Directions for this task >>
Every record must be restated exactly as written.

◆ ◆ ◆ ◆ ◆ ◆ ◆

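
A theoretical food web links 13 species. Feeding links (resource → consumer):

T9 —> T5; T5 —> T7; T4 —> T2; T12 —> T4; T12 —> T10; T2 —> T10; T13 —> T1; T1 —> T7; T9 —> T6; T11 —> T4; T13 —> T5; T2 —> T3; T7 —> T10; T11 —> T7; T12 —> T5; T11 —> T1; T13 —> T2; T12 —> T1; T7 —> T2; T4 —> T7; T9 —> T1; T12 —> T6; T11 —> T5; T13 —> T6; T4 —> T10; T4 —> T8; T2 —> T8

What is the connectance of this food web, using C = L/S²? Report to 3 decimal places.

C = 0.160

The web has S = 13 species and L = 27 feeding links.
C = L / S² = 27 / 169 = 0.1598 ≈ 0.160.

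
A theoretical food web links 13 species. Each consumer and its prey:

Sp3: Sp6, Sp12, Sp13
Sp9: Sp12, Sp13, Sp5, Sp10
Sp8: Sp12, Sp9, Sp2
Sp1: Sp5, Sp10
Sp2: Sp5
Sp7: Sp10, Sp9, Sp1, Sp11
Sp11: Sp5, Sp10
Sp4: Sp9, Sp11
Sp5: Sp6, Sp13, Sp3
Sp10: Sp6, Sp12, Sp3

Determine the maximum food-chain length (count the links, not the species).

One longest chain: Sp6 → Sp3 → Sp5 → Sp11 → Sp7.
It has 5 species and 4 links.

4 links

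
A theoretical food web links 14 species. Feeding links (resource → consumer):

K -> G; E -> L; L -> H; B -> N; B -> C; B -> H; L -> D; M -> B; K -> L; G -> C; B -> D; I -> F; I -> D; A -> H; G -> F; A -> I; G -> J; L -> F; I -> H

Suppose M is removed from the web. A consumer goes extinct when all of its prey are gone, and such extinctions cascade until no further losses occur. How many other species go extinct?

Remove M.
Round 1: B (all prey gone) → extinct.
Round 2: N (all prey gone) → extinct.
No further losses. Total secondary extinctions: 2.

2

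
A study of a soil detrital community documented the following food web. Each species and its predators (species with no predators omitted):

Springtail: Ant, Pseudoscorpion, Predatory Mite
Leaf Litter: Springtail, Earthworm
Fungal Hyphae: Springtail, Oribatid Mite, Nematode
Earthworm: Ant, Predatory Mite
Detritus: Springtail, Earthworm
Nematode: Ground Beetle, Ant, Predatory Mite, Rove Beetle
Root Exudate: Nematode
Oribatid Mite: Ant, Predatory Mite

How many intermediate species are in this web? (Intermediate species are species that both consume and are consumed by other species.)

4

Intermediate species (has both prey and predators): Springtail, Oribatid Mite, Nematode, Earthworm.
Count: 4.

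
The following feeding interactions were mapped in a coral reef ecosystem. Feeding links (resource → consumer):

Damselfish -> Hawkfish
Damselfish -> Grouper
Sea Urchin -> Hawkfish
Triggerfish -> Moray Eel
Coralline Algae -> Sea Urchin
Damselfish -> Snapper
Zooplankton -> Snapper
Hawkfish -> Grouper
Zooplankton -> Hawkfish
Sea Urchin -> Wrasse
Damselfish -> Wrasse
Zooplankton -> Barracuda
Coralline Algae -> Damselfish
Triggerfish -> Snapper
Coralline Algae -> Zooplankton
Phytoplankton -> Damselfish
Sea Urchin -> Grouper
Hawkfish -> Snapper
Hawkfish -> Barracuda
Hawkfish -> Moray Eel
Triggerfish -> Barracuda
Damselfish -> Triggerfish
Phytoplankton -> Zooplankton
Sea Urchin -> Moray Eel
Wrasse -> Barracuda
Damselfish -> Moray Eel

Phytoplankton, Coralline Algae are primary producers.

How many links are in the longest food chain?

One longest chain: Coralline Algae → Sea Urchin → Wrasse → Barracuda.
It has 4 species and 3 links.

3 links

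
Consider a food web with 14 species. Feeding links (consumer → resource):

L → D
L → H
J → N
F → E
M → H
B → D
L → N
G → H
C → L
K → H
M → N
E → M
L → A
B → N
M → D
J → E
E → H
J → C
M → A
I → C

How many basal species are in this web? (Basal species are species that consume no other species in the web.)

Basal species (no prey listed): D, N, A, H.
Count: 4.

4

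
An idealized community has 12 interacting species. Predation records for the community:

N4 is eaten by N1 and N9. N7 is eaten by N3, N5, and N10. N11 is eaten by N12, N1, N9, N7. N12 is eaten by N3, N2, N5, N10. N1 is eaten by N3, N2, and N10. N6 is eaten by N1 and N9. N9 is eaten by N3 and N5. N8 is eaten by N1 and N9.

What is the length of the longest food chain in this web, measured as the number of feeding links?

2 links

One longest chain: N11 → N7 → N10.
It has 3 species and 2 links.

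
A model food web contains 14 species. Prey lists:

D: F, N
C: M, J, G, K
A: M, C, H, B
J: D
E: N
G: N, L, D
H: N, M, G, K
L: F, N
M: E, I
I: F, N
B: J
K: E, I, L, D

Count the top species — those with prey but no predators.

Top species (has prey, but nothing eats it): A.
Count: 1.

1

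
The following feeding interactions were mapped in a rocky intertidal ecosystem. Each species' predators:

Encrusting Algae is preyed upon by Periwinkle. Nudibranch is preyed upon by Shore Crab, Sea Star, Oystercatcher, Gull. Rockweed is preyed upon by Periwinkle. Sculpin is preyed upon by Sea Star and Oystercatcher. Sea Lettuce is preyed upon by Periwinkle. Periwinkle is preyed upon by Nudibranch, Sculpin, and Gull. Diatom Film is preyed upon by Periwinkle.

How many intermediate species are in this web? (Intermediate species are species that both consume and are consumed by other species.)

3

Intermediate species (has both prey and predators): Periwinkle, Nudibranch, Sculpin.
Count: 3.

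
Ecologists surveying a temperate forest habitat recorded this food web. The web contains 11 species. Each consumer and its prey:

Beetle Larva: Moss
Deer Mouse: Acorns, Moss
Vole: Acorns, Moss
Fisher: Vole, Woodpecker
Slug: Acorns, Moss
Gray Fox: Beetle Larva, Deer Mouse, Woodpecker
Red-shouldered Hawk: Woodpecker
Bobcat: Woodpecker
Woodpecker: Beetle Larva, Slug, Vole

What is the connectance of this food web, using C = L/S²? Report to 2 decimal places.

The web has S = 11 species and L = 17 feeding links.
C = L / S² = 17 / 121 = 0.1405 ≈ 0.14.

C = 0.14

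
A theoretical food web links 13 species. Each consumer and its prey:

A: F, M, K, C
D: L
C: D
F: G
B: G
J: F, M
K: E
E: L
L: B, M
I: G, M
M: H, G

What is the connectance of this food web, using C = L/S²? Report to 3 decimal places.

The web has S = 13 species and L = 18 feeding links.
C = L / S² = 18 / 169 = 0.1065 ≈ 0.107.

C = 0.107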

◆ ◆ ◆ ◆ ◆ ◆ ◆

Answer section >>
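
A theoretical food web links 13 species. Feeding links (resource → consumer):

T9 —> T5; T5 —> T7; T4 —> T2; T12 —> T4; T12 —> T10; T2 —> T10; T13 —> T1; T1 —> T7; T9 —> T6; T11 —> T4; T13 —> T5; T2 —> T3; T7 —> T10; T11 —> T7; T12 —> T5; T11 —> T1; T13 —> T2; T12 —> T1; T7 —> T2; T4 —> T7; T9 —> T1; T12 —> T6; T11 —> T5; T13 —> T6; T4 —> T10; T4 —> T8; T2 —> T8

What is the connectance of this food web, using C = L/S²? Report to 3 decimal places.

C = 0.160

The web has S = 13 species and L = 27 feeding links.
C = L / S² = 27 / 169 = 0.1598 ≈ 0.160.

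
A theoretical food web links 13 species. Each consumer and its prey:

Sp3: Sp6, Sp12, Sp13
Sp9: Sp12, Sp13, Sp5, Sp10
Sp8: Sp12, Sp9, Sp2
Sp1: Sp5, Sp10
Sp2: Sp5
Sp7: Sp10, Sp9, Sp1, Sp11
Sp11: Sp5, Sp10
Sp4: Sp9, Sp11
Sp5: Sp6, Sp13, Sp3
Sp10: Sp6, Sp12, Sp3

Determine the maximum food-chain length (count the links, not the species).

One longest chain: Sp6 → Sp3 → Sp5 → Sp11 → Sp7.
It has 5 species and 4 links.

4 links

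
A theoretical food web links 14 species. Feeding links (resource → consumer):

K -> G; E -> L; L -> H; B -> N; B -> C; B -> H; L -> D; M -> B; K -> L; G -> C; B -> D; I -> F; I -> D; A -> H; G -> F; A -> I; G -> J; L -> F; I -> H

Suppose M is removed from the web. A consumer goes extinct when all of its prey are gone, and such extinctions cascade until no further losses occur. How many other species go extinct?

Remove M.
Round 1: B (all prey gone) → extinct.
Round 2: N (all prey gone) → extinct.
No further losses. Total secondary extinctions: 2.

2

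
A study of a soil detrital community documented the following food web. Each species and its predators (species with no predators omitted):

Springtail: Ant, Pseudoscorpion, Predatory Mite
Leaf Litter: Springtail, Earthworm
Fungal Hyphae: Springtail, Oribatid Mite, Nematode
Earthworm: Ant, Predatory Mite
Detritus: Springtail, Earthworm
Nematode: Ground Beetle, Ant, Predatory Mite, Rove Beetle
Root Exudate: Nematode
Oribatid Mite: Ant, Predatory Mite

How many intermediate species are in this web? (Intermediate species are species that both consume and are consumed by other species.)

4

Intermediate species (has both prey and predators): Springtail, Oribatid Mite, Nematode, Earthworm.
Count: 4.

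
The following feeding interactions were mapped in a coral reef ecosystem. Feeding links (resource → consumer):

Damselfish -> Hawkfish
Damselfish -> Grouper
Sea Urchin -> Hawkfish
Triggerfish -> Moray Eel
Coralline Algae -> Sea Urchin
Damselfish -> Snapper
Zooplankton -> Snapper
Hawkfish -> Grouper
Zooplankton -> Hawkfish
Sea Urchin -> Wrasse
Damselfish -> Wrasse
Zooplankton -> Barracuda
Coralline Algae -> Damselfish
Triggerfish -> Snapper
Coralline Algae -> Zooplankton
Phytoplankton -> Damselfish
Sea Urchin -> Grouper
Hawkfish -> Snapper
Hawkfish -> Barracuda
Hawkfish -> Moray Eel
Triggerfish -> Barracuda
Damselfish -> Triggerfish
Phytoplankton -> Zooplankton
Sea Urchin -> Moray Eel
Wrasse -> Barracuda
Damselfish -> Moray Eel

Phytoplankton, Coralline Algae are primary producers.

How many links are in the longest food chain?

One longest chain: Coralline Algae → Sea Urchin → Wrasse → Barracuda.
It has 4 species and 3 links.

3 links

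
Consider a food web with 14 species. Feeding links (consumer → resource):

L → D
L → H
J → N
F → E
M → H
B → D
L → N
G → H
C → L
K → H
M → N
E → M
L → A
B → N
M → D
J → E
E → H
J → C
M → A
I → C

How many basal species are in this web? (Basal species are species that consume no other species in the web.)

Basal species (no prey listed): D, N, A, H.
Count: 4.

4

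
An idealized community has 12 interacting species. Predation records for the community:

N4 is eaten by N1 and N9. N7 is eaten by N3, N5, and N10. N11 is eaten by N12, N1, N9, N7. N12 is eaten by N3, N2, N5, N10. N1 is eaten by N3, N2, and N10. N6 is eaten by N1 and N9. N9 is eaten by N3 and N5. N8 is eaten by N1 and N9.

What is the length of the longest food chain in this web, measured as the number of feeding links?

2 links

One longest chain: N11 → N7 → N10.
It has 3 species and 2 links.

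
A model food web contains 14 species. Prey lists:

D: F, N
C: M, J, G, K
A: M, C, H, B
J: D
E: N
G: N, L, D
H: N, M, G, K
L: F, N
M: E, I
I: F, N
B: J
K: E, I, L, D

Count the top species — those with prey but no predators.

Top species (has prey, but nothing eats it): A.
Count: 1.

1

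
The following feeding interactions were mapped in a rocky intertidal ecosystem. Each species' predators:

Encrusting Algae is preyed upon by Periwinkle. Nudibranch is preyed upon by Shore Crab, Sea Star, Oystercatcher, Gull. Rockweed is preyed upon by Periwinkle. Sculpin is preyed upon by Sea Star and Oystercatcher. Sea Lettuce is preyed upon by Periwinkle. Periwinkle is preyed upon by Nudibranch, Sculpin, and Gull. Diatom Film is preyed upon by Periwinkle.

How many intermediate species are in this web? (Intermediate species are species that both consume and are consumed by other species.)

3

Intermediate species (has both prey and predators): Periwinkle, Nudibranch, Sculpin.
Count: 3.

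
Ecologists surveying a temperate forest habitat recorded this food web. The web contains 11 species. Each consumer and its prey:

Beetle Larva: Moss
Deer Mouse: Acorns, Moss
Vole: Acorns, Moss
Fisher: Vole, Woodpecker
Slug: Acorns, Moss
Gray Fox: Beetle Larva, Deer Mouse, Woodpecker
Red-shouldered Hawk: Woodpecker
Bobcat: Woodpecker
Woodpecker: Beetle Larva, Slug, Vole

What is the connectance of this food web, using C = L/S²? Report to 2 decimal places.

The web has S = 11 species and L = 17 feeding links.
C = L / S² = 17 / 121 = 0.1405 ≈ 0.14.

C = 0.14

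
A theoretical food web links 13 species. Each consumer and its prey:

A: F, M, K, C
D: L
C: D
F: G
B: G
J: F, M
K: E
E: L
L: B, M
I: G, M
M: H, G

What is the connectance of this food web, using C = L/S²? Report to 3 decimal places.

The web has S = 13 species and L = 18 feeding links.
C = L / S² = 18 / 169 = 0.1065 ≈ 0.107.

C = 0.107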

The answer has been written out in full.